→ **Your task**: Reproduce only what lies between the first line of the material below and the line containing "(No other pair causes trouble; sample K;", with both of those lines included and every line kept exact.

→ **Recorded data**:
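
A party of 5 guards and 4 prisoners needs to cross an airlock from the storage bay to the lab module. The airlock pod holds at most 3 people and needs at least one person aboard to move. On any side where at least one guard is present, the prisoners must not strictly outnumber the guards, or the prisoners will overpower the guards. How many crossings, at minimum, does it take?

7

Counting alone: each trip to the lab module takes at most 3 across and each return brings at least 1 back, so after t trips out (and t−1 returns) at most 3t − (t−1) of the 9 are across; that first reaches 9 at t = 4, so at least 7 crossings are needed.
The plan below uses exactly 7 crossings, so it is optimal:
1. 3 prisoners → the lab module.  (the storage bay: 5G 1P; the lab module: 0G 3P)
2. 1 prisoner ← the storage bay.  (the storage bay: 5G 2P; the lab module: 0G 2P)
3. 3 guards → the lab module.  (the storage bay: 2G 2P; the lab module: 3G 2P)
4. 1 guard ← the storage bay.  (the storage bay: 3G 2P; the lab module: 2G 2P)
5. 2 guards and 1 prisoner → the lab module.  (the storage bay: 1G 1P; the lab module: 4G 3P)
6. 1 guard ← the storage bay.  (the storage bay: 2G 1P; the lab module: 3G 3P)
7. 2 guards and 1 prisoner → the lab module.  (the storage bay: 0G 0P; the lab module: 5G 4P)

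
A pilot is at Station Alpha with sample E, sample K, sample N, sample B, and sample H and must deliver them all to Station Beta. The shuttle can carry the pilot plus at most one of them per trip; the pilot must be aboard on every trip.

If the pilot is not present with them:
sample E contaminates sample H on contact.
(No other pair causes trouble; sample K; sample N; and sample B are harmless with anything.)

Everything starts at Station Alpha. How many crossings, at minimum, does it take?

Counting alone: the pilot can take at most 1 across per trip to Station Beta, so moving all 5 needs at least 5 loaded trips out, with a return between consecutive ones — at least 9 crossings.
The plan below uses exactly 9 crossings, so it is optimal:
1. Pilot goes to Station Beta with sample E.
2. Pilot goes back to Station Alpha alone.
3. Pilot goes to Station Beta with sample K.
4. Pilot goes back to Station Alpha alone.
5. Pilot goes to Station Beta with sample N.
6. Pilot goes back to Station Alpha alone.
7. Pilot goes to Station Beta with sample B.
8. Pilot goes back to Station Alpha alone.
9. Pilot goes to Station Beta with sample H.

9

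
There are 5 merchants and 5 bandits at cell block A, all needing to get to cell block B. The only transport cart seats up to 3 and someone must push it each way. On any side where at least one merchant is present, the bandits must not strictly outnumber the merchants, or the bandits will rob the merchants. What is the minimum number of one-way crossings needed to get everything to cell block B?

Counting alone: each trip to cell block B takes at most 3 across and each return brings at least 1 back, so after t trips out (and t−1 returns) at most 3t − (t−1) of the 10 are across; that first reaches 10 at t = 5, so at least 9 crossings are needed.
The safety rule pushes this higher. Following every safe sequence of crossings, the most of the 10 that can be at cell block B as the transport cart arrives there on crossing 9 is 9 — never all 10.
So no plan with fewer than 11 crossings exists, and this one achieves 11:
1. 2 bandits → cell block B.  (cell block A: 5M 3B; cell block B: 0M 2B)
2. 1 bandit ← cell block A.  (cell block A: 5M 4B; cell block B: 0M 1B)
3. 3 bandits → cell block B.  (cell block A: 5M 1B; cell block B: 0M 4B)
4. 1 bandit ← cell block A.  (cell block A: 5M 2B; cell block B: 0M 3B)
5. 3 merchants → cell block B.  (cell block A: 2M 2B; cell block B: 3M 3B)
6. 1 merchant and 1 bandit ← cell block A.  (cell block A: 3M 3B; cell block B: 2M 2B)
7. 3 merchants → cell block B.  (cell block A: 0M 3B; cell block B: 5M 2B)
8. 1 bandit ← cell block A.  (cell block A: 0M 4B; cell block B: 5M 1B)
9. 2 bandits → cell block B.  (cell block A: 0M 2B; cell block B: 5M 3B)
10. 1 bandit ← cell block A.  (cell block A: 0M 3B; cell block B: 5M 2B)
11. 3 bandits → cell block B.  (cell block A: 0M 0B; cell block B: 5M 5B)

11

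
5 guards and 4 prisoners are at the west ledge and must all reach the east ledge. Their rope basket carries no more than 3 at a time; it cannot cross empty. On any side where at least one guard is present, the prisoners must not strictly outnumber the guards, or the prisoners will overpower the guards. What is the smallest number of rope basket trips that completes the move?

7

Counting alone: each trip to the east ledge takes at most 3 across and each return brings at least 1 back, so after t trips out (and t−1 returns) at most 3t − (t−1) of the 9 are across; that first reaches 9 at t = 4, so at least 7 crossings are needed.
The plan below uses exactly 7 crossings, so it is optimal:
1. 3 prisoners → the east ledge.  (the west ledge: 5G 1P; the east ledge: 0G 3P)
2. 1 prisoner ← the west ledge.  (the west ledge: 5G 2P; the east ledge: 0G 2P)
3. 3 guards → the east ledge.  (the west ledge: 2G 2P; the east ledge: 3G 2P)
4. 1 guard ← the west ledge.  (the west ledge: 3G 2P; the east ledge: 2G 2P)
5. 2 guards and 1 prisoner → the east ledge.  (the west ledge: 1G 1P; the east ledge: 4G 3P)
6. 1 guard ← the west ledge.  (the west ledge: 2G 1P; the east ledge: 3G 3P)
7. 2 guards and 1 prisoner → the east ledge.  (the west ledge: 0G 0P; the east ledge: 5G 4P)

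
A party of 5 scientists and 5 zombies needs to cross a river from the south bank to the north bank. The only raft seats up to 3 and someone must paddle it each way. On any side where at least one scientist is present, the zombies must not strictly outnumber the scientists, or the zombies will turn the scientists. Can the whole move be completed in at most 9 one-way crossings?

Counting alone: each trip to the north bank takes at most 3 across and each return brings at least 1 back, so after t trips out (and t−1 returns) at most 3t − (t−1) of the 10 are across; that first reaches 10 at t = 5, so at least 9 crossings are needed.
The safety rule pushes this higher. Following every safe sequence of crossings, the most of the 10 that can be at the north bank as the raft arrives there on crossing 9 is 9 — never all 10.
So the move cannot be finished within 9 crossings. (The shortest complete plan takes 11:)
1. 2 zombies → the north bank.  (the south bank: 5S 3Z; the north bank: 0S 2Z)
2. 1 zombie ← the south bank.  (the south bank: 5S 4Z; the north bank: 0S 1Z)
3. 3 zombies → the north bank.  (the south bank: 5S 1Z; the north bank: 0S 4Z)
4. 1 zombie ← the south bank.  (the south bank: 5S 2Z; the north bank: 0S 3Z)
5. 3 scientists → the north bank.  (the south bank: 2S 2Z; the north bank: 3S 3Z)
6. 1 scientist and 1 zombie ← the south bank.  (the south bank: 3S 3Z; the north bank: 2S 2Z)
7. 3 scientists → the north bank.  (the south bank: 0S 3Z; the north bank: 5S 2Z)
8. 1 zombie ← the south bank.  (the south bank: 0S 4Z; the north bank: 5S 1Z)
9. 2 zombies → the north bank.  (the south bank: 0S 2Z; the north bank: 5S 3Z)
10. 1 zombie ← the south bank.  (the south bank: 0S 3Z; the north bank: 5S 2Z)
11. 3 zombies → the north bank.  (the south bank: 0S 0Z; the north bank: 5S 5Z)

No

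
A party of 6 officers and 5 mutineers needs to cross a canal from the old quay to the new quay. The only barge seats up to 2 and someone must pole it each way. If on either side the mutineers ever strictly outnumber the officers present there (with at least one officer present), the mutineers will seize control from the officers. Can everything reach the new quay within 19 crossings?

Yes

Yes — this plan uses 19 crossings (≤ 19):
1. 2 mutineers → the new quay.  (the old quay: 6O 3M; the new quay: 0O 2M)
2. 1 mutineer ← the old quay.  (the old quay: 6O 4M; the new quay: 0O 1M)
3. 2 mutineers → the new quay.  (the old quay: 6O 2M; the new quay: 0O 3M)
4. 1 mutineer ← the old quay.  (the old quay: 6O 3M; the new quay: 0O 2M)
5. 2 officers → the new quay.  (the old quay: 4O 3M; the new quay: 2O 2M)
6. 1 mutineer ← the old quay.  (the old quay: 4O 4M; the new quay: 2O 1M)
7. 1 officer and 1 mutineer → the new quay.  (the old quay: 3O 3M; the new quay: 3O 2M)
8. 1 officer ← the old quay.  (the old quay: 4O 3M; the new quay: 2O 2M)
9. 1 officer and 1 mutineer → the new quay.  (the old quay: 3O 2M; the new quay: 3O 3M)
10. 1 mutineer ← the old quay.  (the old quay: 3O 3M; the new quay: 3O 2M)
11. 1 officer and 1 mutineer → the new quay.  (the old quay: 2O 2M; the new quay: 4O 3M)
12. 1 officer ← the old quay.  (the old quay: 3O 2M; the new quay: 3O 3M)
13. 1 officer and 1 mutineer → the new quay.  (the old quay: 2O 1M; the new quay: 4O 4M)
14. 1 mutineer ← the old quay.  (the old quay: 2O 2M; the new quay: 4O 3M)
15. 1 officer and 1 mutineer → the new quay.  (the old quay: 1O 1M; the new quay: 5O 4M)
16. 1 officer ← the old quay.  (the old quay: 2O 1M; the new quay: 4O 4M)
17. 1 officer and 1 mutineer → the new quay.  (the old quay: 1O 0M; the new quay: 5O 5M)
18. 1 mutineer ← the old quay.  (the old quay: 1O 1M; the new quay: 5O 4M)
19. 1 officer and 1 mutineer → the new quay.  (the old quay: 0O 0M; the new quay: 6O 5M)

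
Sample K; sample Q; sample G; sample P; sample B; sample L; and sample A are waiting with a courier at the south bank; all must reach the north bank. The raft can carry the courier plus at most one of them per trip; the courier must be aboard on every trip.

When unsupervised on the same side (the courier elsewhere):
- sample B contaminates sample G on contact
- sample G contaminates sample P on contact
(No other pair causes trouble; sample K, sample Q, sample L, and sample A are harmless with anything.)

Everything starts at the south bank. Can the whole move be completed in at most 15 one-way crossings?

Yes — this plan uses 15 crossings (≤ 15):
1. Courier goes to the north bank with sample G.
2. Courier goes back to the south bank alone.
3. Courier goes to the north bank with sample K.
4. Courier goes back to the south bank alone.
5. Courier goes to the north bank with sample Q.
6. Courier goes back to the south bank alone.
7. Courier goes to the north bank with sample P.
8. Courier goes back to the south bank with sample G.
9. Courier goes to the north bank with sample B.
10. Courier goes back to the south bank alone.
11. Courier goes to the north bank with sample L.
12. Courier goes back to the south bank alone.
13. Courier goes to the north bank with sample A.
14. Courier goes back to the south bank alone.
15. Courier goes to the north bank with sample G.

Yes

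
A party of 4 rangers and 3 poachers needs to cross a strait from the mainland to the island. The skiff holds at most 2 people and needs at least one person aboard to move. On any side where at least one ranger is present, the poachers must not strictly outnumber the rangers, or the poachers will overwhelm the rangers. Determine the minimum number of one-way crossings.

11

Counting alone: each trip to the island takes at most 2 across and each return brings at least 1 back, so after t trips out (and t−1 returns) at most 2t − (t−1) of the 7 are across; that first reaches 7 at t = 6, so at least 11 crossings are needed.
The plan below uses exactly 11 crossings, so it is optimal:
1. 2 poachers → the island.  (the mainland: 4R 1P; the island: 0R 2P)
2. 1 poacher ← the mainland.  (the mainland: 4R 2P; the island: 0R 1P)
3. 2 poachers → the island.  (the mainland: 4R 0P; the island: 0R 3P)
4. 1 poacher ← the mainland.  (the mainland: 4R 1P; the island: 0R 2P)
5. 2 rangers → the island.  (the mainland: 2R 1P; the island: 2R 2P)
6. 1 poacher ← the mainland.  (the mainland: 2R 2P; the island: 2R 1P)
7. 1 ranger and 1 poacher → the island.  (the mainland: 1R 1P; the island: 3R 2P)
8. 1 ranger ← the mainland.  (the mainland: 2R 1P; the island: 2R 2P)
9. 1 ranger and 1 poacher → the island.  (the mainland: 1R 0P; the island: 3R 3P)
10. 1 poacher ← the mainland.  (the mainland: 1R 1P; the island: 3R 2P)
11. 1 ranger and 1 poacher → the island.  (the mainland: 0R 0P; the island: 4R 3P)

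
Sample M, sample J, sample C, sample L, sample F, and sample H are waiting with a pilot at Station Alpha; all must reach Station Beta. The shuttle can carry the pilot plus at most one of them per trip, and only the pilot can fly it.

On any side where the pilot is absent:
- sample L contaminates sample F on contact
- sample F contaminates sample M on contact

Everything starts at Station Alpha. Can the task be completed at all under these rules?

1. Pilot goes to Station Beta with sample F.
2. Pilot goes back to Station Alpha alone.
3. Pilot goes to Station Beta with sample M.
4. Pilot goes back to Station Alpha with sample F.
5. Pilot goes to Station Beta with sample L.
6. Pilot goes back to Station Alpha alone.
7. Pilot goes to Station Beta with sample J.
8. Pilot goes back to Station Alpha alone.
9. Pilot goes to Station Beta with sample C.
10. Pilot goes back to Station Alpha alone.
11. Pilot goes to Station Beta with sample H.
12. Pilot goes back to Station Alpha alone.
13. Pilot goes to Station Beta with sample F.

Yes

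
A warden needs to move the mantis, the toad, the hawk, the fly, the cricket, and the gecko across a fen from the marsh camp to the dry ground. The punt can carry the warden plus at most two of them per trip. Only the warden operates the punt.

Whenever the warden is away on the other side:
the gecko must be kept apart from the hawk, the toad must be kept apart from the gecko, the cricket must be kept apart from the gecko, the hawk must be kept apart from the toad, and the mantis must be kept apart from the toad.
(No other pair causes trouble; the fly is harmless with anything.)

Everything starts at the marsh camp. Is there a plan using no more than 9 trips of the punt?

Yes

Yes — this plan uses 9 crossings (≤ 9):
1. Warden goes to the dry ground with the gecko and the toad.  [the marsh camp: the cricket, the fly, the hawk, the mantis | the dry ground: the gecko, the toad]
2. Warden goes back to the marsh camp with the toad.  [the marsh camp: the cricket, the fly, the hawk, the mantis, the toad | the dry ground: the gecko]
3. Warden goes to the dry ground with the mantis and the toad.  [the marsh camp: the cricket, the fly, the hawk | the dry ground: the gecko, the mantis, the toad]
4. Warden goes back to the marsh camp with the toad.  [the marsh camp: the cricket, the fly, the hawk, the toad | the dry ground: the gecko, the mantis]
5. Warden goes to the dry ground with the fly and the toad.  [the marsh camp: the cricket, the hawk | the dry ground: the fly, the gecko, the mantis, the toad]
6. Warden goes back to the marsh camp with the toad.  [the marsh camp: the cricket, the hawk, the toad | the dry ground: the fly, the gecko, the mantis]
7. Warden goes to the dry ground with the cricket and the hawk.  [the marsh camp: the toad | the dry ground: the cricket, the fly, the gecko, the hawk, the mantis]
8. Warden goes back to the marsh camp with the gecko.  [the marsh camp: the gecko, the toad | the dry ground: the cricket, the fly, the hawk, the mantis]
9. Warden goes to the dry ground with the gecko and the toad.  [the marsh camp: — | the dry ground: the cricket, the fly, the gecko, the hawk, the mantis, the toad]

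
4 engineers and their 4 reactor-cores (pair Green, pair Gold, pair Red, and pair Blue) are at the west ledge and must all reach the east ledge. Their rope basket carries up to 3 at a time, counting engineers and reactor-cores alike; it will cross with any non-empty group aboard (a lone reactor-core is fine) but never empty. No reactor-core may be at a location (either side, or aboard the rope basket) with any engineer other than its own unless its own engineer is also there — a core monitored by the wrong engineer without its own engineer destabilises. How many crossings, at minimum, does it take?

Counting alone: each trip to the east ledge takes at most 3 across and each return brings at least 1 back, so after t trips out (and t−1 returns) at most 3t − (t−1) of the 8 are across; that first reaches 8 at t = 4, so at least 7 crossings are needed.
The safety rule pushes this higher. Following every safe sequence of crossings, the most of the 8 that can be at the east ledge as the rope basket arrives there on crossing 7 is 7 — never all 8.
So no plan with fewer than 9 crossings exists, and this one achieves 9:
1. engineer Green and reactor-core Green cross → the east ledge.
2. engineer Green crosses ← the west ledge.
3. engineer Gold, engineer Green, and reactor-core Gold cross → the east ledge.
4. engineer Green and reactor-core Green cross ← the west ledge.
5. engineer Blue, engineer Green, and engineer Red cross → the east ledge.
6. reactor-core Gold crosses ← the west ledge.
7. reactor-core Gold and reactor-core Green cross → the east ledge.
8. reactor-core Green crosses ← the west ledge.
9. reactor-core Blue, reactor-core Green, and reactor-core Red cross → the east ledge.

9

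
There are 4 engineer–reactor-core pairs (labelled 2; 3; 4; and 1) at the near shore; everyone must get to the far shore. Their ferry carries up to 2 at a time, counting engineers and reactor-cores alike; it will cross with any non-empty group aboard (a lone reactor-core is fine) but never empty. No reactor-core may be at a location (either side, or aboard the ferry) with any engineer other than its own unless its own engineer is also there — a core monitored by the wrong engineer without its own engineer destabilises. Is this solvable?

Following every safe sequence of crossings from the start, the most of the 8 that can be at the far shore as the ferry arrives there on crossings 1, 3, 5 is 2, 3, 4 respectively; the best ever achieved is 4 of 8.
From crossing 7 on, no configuration arises that was not already reachable earlier: only 44 distinct safe configurations (who is on which side, and where the ferry is) can ever be reached, none of them has everyone across, and every continuation just revisits them. So no valid plan exists.

No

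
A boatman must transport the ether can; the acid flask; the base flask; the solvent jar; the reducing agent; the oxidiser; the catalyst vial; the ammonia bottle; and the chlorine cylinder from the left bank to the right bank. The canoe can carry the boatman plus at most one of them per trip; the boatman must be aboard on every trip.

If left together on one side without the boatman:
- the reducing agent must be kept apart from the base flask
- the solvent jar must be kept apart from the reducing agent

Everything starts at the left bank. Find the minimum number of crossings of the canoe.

19

Counting alone: the boatman can take at most 1 across per trip to the right bank, so moving all 9 needs at least 9 loaded trips out, with a return between consecutive ones — at least 17 crossings.
The safety rule pushes this higher. Following every safe sequence of crossings, the most of the 9 that can be at the right bank as the canoe arrives there on crossing 17 is 8 — never all 9.
So no plan with fewer than 19 crossings exists, and this one achieves 19:
1. Boatman goes to the right bank with the reducing agent.
2. Boatman goes back to the left bank alone.
3. Boatman goes to the right bank with the ether can.
4. Boatman goes back to the left bank alone.
5. Boatman goes to the right bank with the acid flask.
6. Boatman goes back to the left bank alone.
7. Boatman goes to the right bank with the base flask.
8. Boatman goes back to the left bank with the reducing agent.
9. Boatman goes to the right bank with the solvent jar.
10. Boatman goes back to the left bank alone.
11. Boatman goes to the right bank with the oxidiser.
12. Boatman goes back to the left bank alone.
13. Boatman goes to the right bank with the catalyst vial.
14. Boatman goes back to the left bank alone.
15. Boatman goes to the right bank with the ammonia bottle.
16. Boatman goes back to the left bank alone.
17. Boatman goes to the right bank with the chlorine cylinder.
18. Boatman goes back to the left bank alone.
19. Boatman goes to the right bank with the reducing agent.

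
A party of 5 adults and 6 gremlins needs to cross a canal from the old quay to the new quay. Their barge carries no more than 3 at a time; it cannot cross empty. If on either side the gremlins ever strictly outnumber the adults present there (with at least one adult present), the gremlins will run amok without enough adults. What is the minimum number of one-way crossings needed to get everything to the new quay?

The gremlins already outnumber the adults at the old quay before anyone moves, so the starting position itself is disallowed.

impossible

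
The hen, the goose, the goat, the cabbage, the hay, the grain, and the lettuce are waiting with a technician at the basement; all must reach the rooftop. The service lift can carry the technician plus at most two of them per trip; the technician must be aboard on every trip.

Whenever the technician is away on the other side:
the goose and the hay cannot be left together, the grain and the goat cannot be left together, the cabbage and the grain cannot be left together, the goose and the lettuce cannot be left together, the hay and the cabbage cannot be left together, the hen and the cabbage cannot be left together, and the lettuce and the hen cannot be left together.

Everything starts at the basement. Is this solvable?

Whatever the first load, the items left behind include a forbidden pair without the technician. No opening move is safe, so no plan exists.

No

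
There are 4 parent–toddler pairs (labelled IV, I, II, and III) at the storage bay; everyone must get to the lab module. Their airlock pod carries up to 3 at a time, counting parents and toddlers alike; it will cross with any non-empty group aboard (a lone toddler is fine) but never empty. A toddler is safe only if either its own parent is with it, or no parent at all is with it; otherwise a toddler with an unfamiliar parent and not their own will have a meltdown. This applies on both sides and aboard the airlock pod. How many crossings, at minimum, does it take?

9

Counting alone: each trip to the lab module takes at most 3 across and each return brings at least 1 back, so after t trips out (and t−1 returns) at most 3t − (t−1) of the 8 are across; that first reaches 8 at t = 4, so at least 7 crossings are needed.
The safety rule pushes this higher. Following every safe sequence of crossings, the most of the 8 that can be at the lab module as the airlock pod arrives there on crossing 7 is 7 — never all 8.
So no plan with fewer than 9 crossings exists, and this one achieves 9:
1. parent IV and toddler IV cross → the lab module.
2. parent IV crosses ← the storage bay.
3. parent I, parent IV, and toddler I cross → the lab module.
4. parent IV and toddler IV cross ← the storage bay.
5. parent II, parent III, and parent IV cross → the lab module.
6. toddler I crosses ← the storage bay.
7. toddler I and toddler IV cross → the lab module.
8. toddler IV crosses ← the storage bay.
9. toddler II, toddler III, and toddler IV cross → the lab module.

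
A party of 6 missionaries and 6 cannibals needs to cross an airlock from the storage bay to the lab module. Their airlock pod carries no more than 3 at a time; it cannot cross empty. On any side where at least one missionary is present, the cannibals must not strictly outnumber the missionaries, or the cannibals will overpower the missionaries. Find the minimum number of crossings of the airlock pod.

impossible

Following every safe sequence of crossings from the start, the most of the 12 that can be at the lab module as the airlock pod arrives there on crossings 1, 3, 5 is 3, 5, 6 respectively; the best ever achieved is 6 of 12.
From crossing 7 on, no configuration arises that was not already reachable earlier: only 17 distinct safe configurations (who is on which side, and where the airlock pod is) can ever be reached, none of them has everyone across, and every continuation just revisits them. They are: 0 missionaries + 0 cannibals across (airlock pod back at the start); 0 missionaries + 1 cannibal across (airlock pod there); 0 missionaries + 1 cannibal across (airlock pod back at the start); 0 missionaries + 2 cannibals across (airlock pod there); 0 missionaries + 2 cannibals across (airlock pod back at the start); 0 missionaries + 3 cannibals across (airlock pod there); 0 missionaries + 3 cannibals across (airlock pod back at the start); 0 missionaries + 4 cannibals across (airlock pod there); 0 missionaries + 4 cannibals across (airlock pod back at the start); 0 missionaries + 5 cannibals across (airlock pod there); 0 missionaries + 5 cannibals across (airlock pod back at the start); 0 missionaries + 6 cannibals across (airlock pod there); 1 missionary + 1 cannibal across (airlock pod there); 1 missionary + 1 cannibal across (airlock pod back at the start); 2 missionaries + 2 cannibals across (airlock pod there); 2 missionaries + 2 cannibals across (airlock pod back at the start); 3 missionaries + 3 cannibals across (airlock pod there). So no valid plan exists.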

→ **Response**:
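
A party of 5 guards and 4 prisoners needs to cross an airlock from the storage bay to the lab module. The airlock pod holds at most 3 people and needs at least one person aboard to move. On any side where at least one guard is present, the prisoners must not strictly outnumber the guards, or the prisoners will overpower the guards. How many crossings, at minimum, does it take?

7

Counting alone: each trip to the lab module takes at most 3 across and each return brings at least 1 back, so after t trips out (and t−1 returns) at most 3t − (t−1) of the 9 are across; that first reaches 9 at t = 4, so at least 7 crossings are needed.
The plan below uses exactly 7 crossings, so it is optimal:
1. 3 prisoners → the lab module.  (the storage bay: 5G 1P; the lab module: 0G 3P)
2. 1 prisoner ← the storage bay.  (the storage bay: 5G 2P; the lab module: 0G 2P)
3. 3 guards → the lab module.  (the storage bay: 2G 2P; the lab module: 3G 2P)
4. 1 guard ← the storage bay.  (the storage bay: 3G 2P; the lab module: 2G 2P)
5. 2 guards and 1 prisoner → the lab module.  (the storage bay: 1G 1P; the lab module: 4G 3P)
6. 1 guard ← the storage bay.  (the storage bay: 2G 1P; the lab module: 3G 3P)
7. 2 guards and 1 prisoner → the lab module.  (the storage bay: 0G 0P; the lab module: 5G 4P)

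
A pilot is at Station Alpha with sample E, sample K, sample N, sample B, and sample H and must deliver them all to Station Beta. The shuttle can carry the pilot plus at most one of them per trip; the pilot must be aboard on every trip.

If the pilot is not present with them:
sample E contaminates sample H on contact.
(No other pair causes trouble; sample K; sample N; and sample B are harmless with anything.)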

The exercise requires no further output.